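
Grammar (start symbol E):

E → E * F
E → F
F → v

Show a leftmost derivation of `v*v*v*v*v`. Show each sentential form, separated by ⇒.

E ⇒ E*F ⇒ E*F*F ⇒ E*F*F*F ⇒ E*F*F*F*F ⇒ F*F*F*F*F ⇒ v*F*F*F*F ⇒ v*v*F*F*F ⇒ v*v*v*F*F ⇒ v*v*v*v*F ⇒ v*v*v*v*v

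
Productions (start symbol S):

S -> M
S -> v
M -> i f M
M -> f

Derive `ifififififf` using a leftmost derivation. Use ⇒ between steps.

S ⇒ M   [S -> M]
M ⇒ ifM   [M -> i f M]
ifM ⇒ ififM   [M -> i f M]
ififM ⇒ ifififM   [M -> i f M]
ifififM ⇒ ififififM   [M -> i f M]
ififififM ⇒ ifififififM   [M -> i f M]
ifififififM ⇒ ifififififf   [M -> f]

S ⇒ M ⇒ ifM ⇒ ififM ⇒ ifififM ⇒ ififififM ⇒ ifififififM ⇒ ifififififf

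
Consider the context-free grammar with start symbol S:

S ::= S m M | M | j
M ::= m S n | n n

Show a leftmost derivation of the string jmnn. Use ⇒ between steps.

S ⇒ SmM ⇒ jmM ⇒ jmnn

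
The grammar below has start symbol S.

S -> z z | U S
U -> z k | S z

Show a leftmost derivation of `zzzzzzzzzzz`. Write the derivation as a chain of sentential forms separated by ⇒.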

━━━━━━

**What you have to do:**
Nothing but the lines from the line containing "U -> z k | S z" through the final line of the entries should appear in your answer, copied exactly.

**Output:**
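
U -> z k | S z

Show a leftmost derivation of `zzzzzzzzzzz`. Write the derivation as a chain of sentential forms separated by ⇒.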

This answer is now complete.